(Instructions to follow)
Within the data that follows, set down exactly the lines from the one containing "- drink: coffee, juice, soda, tea" through the one containing "3. The person who works as a chef is soda.", both ends included.

(Supplied material)
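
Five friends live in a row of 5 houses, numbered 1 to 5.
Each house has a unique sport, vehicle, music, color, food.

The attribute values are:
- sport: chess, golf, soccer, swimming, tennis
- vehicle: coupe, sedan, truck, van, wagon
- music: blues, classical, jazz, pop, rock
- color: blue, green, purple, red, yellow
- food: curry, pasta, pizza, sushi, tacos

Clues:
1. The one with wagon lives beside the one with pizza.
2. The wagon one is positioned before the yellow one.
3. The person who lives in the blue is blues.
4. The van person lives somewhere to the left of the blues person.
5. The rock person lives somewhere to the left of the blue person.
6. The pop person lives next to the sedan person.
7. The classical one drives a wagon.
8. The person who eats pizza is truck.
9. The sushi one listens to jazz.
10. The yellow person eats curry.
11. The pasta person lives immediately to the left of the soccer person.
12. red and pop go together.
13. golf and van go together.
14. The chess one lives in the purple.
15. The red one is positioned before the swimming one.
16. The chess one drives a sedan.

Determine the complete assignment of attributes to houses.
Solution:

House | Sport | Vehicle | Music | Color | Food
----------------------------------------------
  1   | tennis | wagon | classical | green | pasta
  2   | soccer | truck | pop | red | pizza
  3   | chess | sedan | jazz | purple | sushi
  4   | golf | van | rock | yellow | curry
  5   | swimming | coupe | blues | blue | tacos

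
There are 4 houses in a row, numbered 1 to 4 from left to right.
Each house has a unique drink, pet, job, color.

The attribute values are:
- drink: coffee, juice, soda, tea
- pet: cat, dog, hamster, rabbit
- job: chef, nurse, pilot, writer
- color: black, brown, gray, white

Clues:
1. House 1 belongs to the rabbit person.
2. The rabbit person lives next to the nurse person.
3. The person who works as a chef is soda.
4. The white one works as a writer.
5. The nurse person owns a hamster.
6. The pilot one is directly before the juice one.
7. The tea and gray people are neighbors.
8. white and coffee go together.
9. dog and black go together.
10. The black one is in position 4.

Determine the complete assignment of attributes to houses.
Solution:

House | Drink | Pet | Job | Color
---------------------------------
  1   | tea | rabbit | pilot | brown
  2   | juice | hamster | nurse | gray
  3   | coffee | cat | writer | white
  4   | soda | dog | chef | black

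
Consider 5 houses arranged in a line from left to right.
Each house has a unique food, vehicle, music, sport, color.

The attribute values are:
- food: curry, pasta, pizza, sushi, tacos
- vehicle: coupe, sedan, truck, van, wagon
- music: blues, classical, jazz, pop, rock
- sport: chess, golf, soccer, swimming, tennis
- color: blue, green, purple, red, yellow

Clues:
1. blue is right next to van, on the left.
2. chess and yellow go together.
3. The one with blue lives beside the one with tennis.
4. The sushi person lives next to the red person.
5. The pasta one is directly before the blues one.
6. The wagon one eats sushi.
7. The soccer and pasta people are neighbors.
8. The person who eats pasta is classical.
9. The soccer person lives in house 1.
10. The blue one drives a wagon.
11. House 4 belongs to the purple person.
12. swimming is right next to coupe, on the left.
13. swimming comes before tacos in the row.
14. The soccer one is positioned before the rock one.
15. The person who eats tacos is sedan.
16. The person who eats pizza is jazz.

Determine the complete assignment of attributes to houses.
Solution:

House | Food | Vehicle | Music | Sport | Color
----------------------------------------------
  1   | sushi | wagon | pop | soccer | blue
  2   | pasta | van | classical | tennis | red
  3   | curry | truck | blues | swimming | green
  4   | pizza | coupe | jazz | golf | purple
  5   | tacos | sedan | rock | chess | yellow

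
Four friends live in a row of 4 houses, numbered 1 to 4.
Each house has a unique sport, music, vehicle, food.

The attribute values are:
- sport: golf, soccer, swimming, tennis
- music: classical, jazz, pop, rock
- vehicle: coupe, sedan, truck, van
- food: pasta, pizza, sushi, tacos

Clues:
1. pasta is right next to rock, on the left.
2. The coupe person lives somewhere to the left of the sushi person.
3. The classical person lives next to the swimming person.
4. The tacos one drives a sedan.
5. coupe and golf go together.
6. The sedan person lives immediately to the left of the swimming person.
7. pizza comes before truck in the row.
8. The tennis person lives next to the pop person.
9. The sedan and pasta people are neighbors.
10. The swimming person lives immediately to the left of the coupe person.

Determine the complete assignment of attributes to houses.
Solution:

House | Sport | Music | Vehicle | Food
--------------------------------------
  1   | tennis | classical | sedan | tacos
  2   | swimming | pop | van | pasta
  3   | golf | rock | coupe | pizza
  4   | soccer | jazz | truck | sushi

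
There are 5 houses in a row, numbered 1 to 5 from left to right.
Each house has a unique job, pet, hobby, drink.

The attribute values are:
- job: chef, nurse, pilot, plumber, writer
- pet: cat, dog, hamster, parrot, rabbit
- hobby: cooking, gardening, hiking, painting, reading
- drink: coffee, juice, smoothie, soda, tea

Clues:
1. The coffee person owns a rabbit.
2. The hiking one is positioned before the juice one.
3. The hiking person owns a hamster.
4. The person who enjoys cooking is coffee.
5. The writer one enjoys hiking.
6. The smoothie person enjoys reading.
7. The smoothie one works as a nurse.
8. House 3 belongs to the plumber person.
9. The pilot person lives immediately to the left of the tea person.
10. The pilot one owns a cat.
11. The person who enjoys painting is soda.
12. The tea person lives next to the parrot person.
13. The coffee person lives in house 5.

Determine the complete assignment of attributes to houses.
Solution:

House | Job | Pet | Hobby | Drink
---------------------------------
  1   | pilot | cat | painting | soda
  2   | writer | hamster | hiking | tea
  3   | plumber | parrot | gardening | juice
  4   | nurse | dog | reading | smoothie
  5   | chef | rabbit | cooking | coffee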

(Output of the exercise)
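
- drink: coffee, juice, soda, tea
- pet: cat, dog, hamster, rabbit
- job: chef, nurse, pilot, writer
- color: black, brown, gray, white

Clues:
1. House 1 belongs to the rabbit person.
2. The rabbit person lives next to the nurse person.
3. The person who works as a chef is soda.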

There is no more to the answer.